## YOUR ASSIGNMENT:
Each entry has to be printed again exactly.

Start of DATA SUPPLIED

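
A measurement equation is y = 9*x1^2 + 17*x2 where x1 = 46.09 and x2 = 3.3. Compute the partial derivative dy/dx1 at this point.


y = 9*x1^2 + 17*x2
dy/dx1 = 2*9*x1
Evaluate at x1 = 46.09: c1 = 18 * 46.09
c1 = 829.6200

829.6200


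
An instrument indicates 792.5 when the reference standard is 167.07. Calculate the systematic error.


Systematic error = measured - true
= 792.5 - 167.07
= 625.4300

625.4300


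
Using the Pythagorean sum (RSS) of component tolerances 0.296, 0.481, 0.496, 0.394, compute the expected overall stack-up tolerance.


RSS = sqrt(0.296^2 + 0.481^2 + 0.496^2 + 0.394^2)
= sqrt(0.720229)
= 0.8487

0.8487


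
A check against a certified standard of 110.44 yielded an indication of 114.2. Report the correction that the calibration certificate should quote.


Correction = standard - reading
= 110.44 - 114.2
= -3.7600

-3.7600


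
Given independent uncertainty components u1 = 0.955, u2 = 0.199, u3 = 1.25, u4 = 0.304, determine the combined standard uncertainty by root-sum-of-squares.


uc = sqrt(0.955^2 + 0.199^2 + 1.25^2 + 0.304^2)
uc = sqrt(2.606542)
uc = 1.6145

1.6145


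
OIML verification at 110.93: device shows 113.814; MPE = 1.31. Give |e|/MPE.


e = indication - reference = 113.814 - 110.93 = 2.8840
|e| = 2.8840
ratio = |e| / MPE = 2.8840 / 1.31
ratio = 2.2015

2.2015


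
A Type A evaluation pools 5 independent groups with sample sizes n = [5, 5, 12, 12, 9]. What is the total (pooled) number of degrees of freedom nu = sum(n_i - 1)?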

End of DATA SUPPLIED

## REPLY:
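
A measurement equation is y = 9*x1^2 + 17*x2 where x1 = 46.09 and x2 = 3.3. Compute the partial derivative dy/dx1 at this point.


y = 9*x1^2 + 17*x2
dy/dx1 = 2*9*x1
Evaluate at x1 = 46.09: c1 = 18 * 46.09
c1 = 829.6200

829.6200


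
An instrument indicates 792.5 when the reference standard is 167.07. Calculate the systematic error.


Systematic error = measured - true
= 792.5 - 167.07
= 625.4300

625.4300


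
Using the Pythagorean sum (RSS) of component tolerances 0.296, 0.481, 0.496, 0.394, compute the expected overall stack-up tolerance.


RSS = sqrt(0.296^2 + 0.481^2 + 0.496^2 + 0.394^2)
= sqrt(0.720229)
= 0.8487

0.8487


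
A check against a certified standard of 110.44 yielded an indication of 114.2. Report the correction that the calibration certificate should quote.


Correction = standard - reading
= 110.44 - 114.2
= -3.7600

-3.7600


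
Given independent uncertainty components u1 = 0.955, u2 = 0.199, u3 = 1.25, u4 = 0.304, determine the combined standard uncertainty by root-sum-of-squares.


uc = sqrt(0.955^2 + 0.199^2 + 1.25^2 + 0.304^2)
uc = sqrt(2.606542)
uc = 1.6145

1.6145


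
OIML verification at 110.93: device shows 113.814; MPE = 1.31. Give |e|/MPE.


e = indication - reference = 113.814 - 110.93 = 2.8840
|e| = 2.8840
ratio = |e| / MPE = 2.8840 / 1.31
ratio = 2.2015

2.2015


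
A Type A evaluation pools 5 independent groups with sample sizes n = [5, 5, 12, 12, 9]. What is the total (pooled) number of degrees of freedom nu = sum(n_i - 1)?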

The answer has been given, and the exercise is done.